_TRY IT_. The full listing, reproduced exactly, is what the response must contain.

_DATA TO EXAMINE_.
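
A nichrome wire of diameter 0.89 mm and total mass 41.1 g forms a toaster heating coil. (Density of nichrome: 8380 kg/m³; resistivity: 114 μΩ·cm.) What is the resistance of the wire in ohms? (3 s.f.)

14.4 Ω

ρ = 114 μΩ·cm = 1.14×10^-6 Ω·m
A = π(d/2)² = π(4.4500e-04 m)² = 6.2211e-07 m²
L = m/(density·A) = 0.0411/(8380×6.2211e-07) = 7.884 m
R = ρL/A = (1.14×10^-6)(7.884)/(6.2211e-07) = 14.4 Ω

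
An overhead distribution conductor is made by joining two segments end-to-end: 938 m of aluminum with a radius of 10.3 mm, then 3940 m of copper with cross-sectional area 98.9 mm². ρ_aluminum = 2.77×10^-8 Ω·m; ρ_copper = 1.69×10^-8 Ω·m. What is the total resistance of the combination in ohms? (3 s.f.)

0.751 Ω

Segment 1: A = πr² = π(1.0300e-02 m)² = 3.333e-04 m²
R₁ = ρL/A = (2.77×10^-8)(938)/(3.333e-04) = 0.07796 Ω
Segment 2: A = 98.9 mm² = 9.890e-05 m²
R₂ = (1.69×10^-8)(3940)/(9.890e-05) = 0.6733 Ω
R = R₁ + R₂ = 0.751 Ω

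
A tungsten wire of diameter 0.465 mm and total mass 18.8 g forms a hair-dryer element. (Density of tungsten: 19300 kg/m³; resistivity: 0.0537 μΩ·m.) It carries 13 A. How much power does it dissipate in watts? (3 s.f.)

ρ = 0.0537 μΩ·m = 5.37×10^-8 Ω·m
A = π(d/2)² = π(2.3250e-04 m)² = 1.6982e-07 m²
L = m/(density·A) = 0.0188/(19300×1.6982e-07) = 5.736 m
R = ρL/A = (5.37×10^-8)(5.736)/(1.6982e-07) = 1.814 Ω
P = I²R = (13)² × 1.814 = 307 W

307 W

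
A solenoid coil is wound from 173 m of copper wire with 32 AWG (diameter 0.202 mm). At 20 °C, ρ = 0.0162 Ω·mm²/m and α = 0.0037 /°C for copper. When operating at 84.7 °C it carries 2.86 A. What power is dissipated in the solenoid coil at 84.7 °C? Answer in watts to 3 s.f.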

_EXERCISE ANSWER_.
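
A nichrome wire of diameter 0.89 mm and total mass 41.1 g forms a toaster heating coil. (Density of nichrome: 8380 kg/m³; resistivity: 114 μΩ·cm.) What is the resistance of the wire in ohms? (3 s.f.)

14.4 Ω

ρ = 114 μΩ·cm = 1.14×10^-6 Ω·m
A = π(d/2)² = π(4.4500e-04 m)² = 6.2211e-07 m²
L = m/(density·A) = 0.0411/(8380×6.2211e-07) = 7.884 m
R = ρL/A = (1.14×10^-6)(7.884)/(6.2211e-07) = 14.4 Ω

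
An overhead distribution conductor is made by joining two segments end-to-end: 938 m of aluminum with a radius of 10.3 mm, then 3940 m of copper with cross-sectional area 98.9 mm². ρ_aluminum = 2.77×10^-8 Ω·m; ρ_copper = 1.69×10^-8 Ω·m. What is the total resistance of the combination in ohms? (3 s.f.)

0.751 Ω

Segment 1: A = πr² = π(1.0300e-02 m)² = 3.333e-04 m²
R₁ = ρL/A = (2.77×10^-8)(938)/(3.333e-04) = 0.07796 Ω
Segment 2: A = 98.9 mm² = 9.890e-05 m²
R₂ = (1.69×10^-8)(3940)/(9.890e-05) = 0.6733 Ω
R = R₁ + R₂ = 0.751 Ω

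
A tungsten wire of diameter 0.465 mm and total mass 18.8 g forms a hair-dryer element. (Density of tungsten: 19300 kg/m³; resistivity: 0.0537 μΩ·m.) It carries 13 A. How much power does it dissipate in watts? (3 s.f.)

ρ = 0.0537 μΩ·m = 5.37×10^-8 Ω·m
A = π(d/2)² = π(2.3250e-04 m)² = 1.6982e-07 m²
L = m/(density·A) = 0.0188/(19300×1.6982e-07) = 5.736 m
R = ρL/A = (5.37×10^-8)(5.736)/(1.6982e-07) = 1.814 Ω
P = I²R = (13)² × 1.814 = 307 W

307 W

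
A solenoid coil is wound from 173 m of copper wire with 32 AWG (diameter 0.202 mm). At 20 °C, ρ = 0.0162 Ω·mm²/m and α = 0.0037 /°C for copper. When operating at 84.7 °C it carries 2.86 A. What power is dissipated in the solenoid coil at 84.7 °C? Answer in watts to 3 s.f.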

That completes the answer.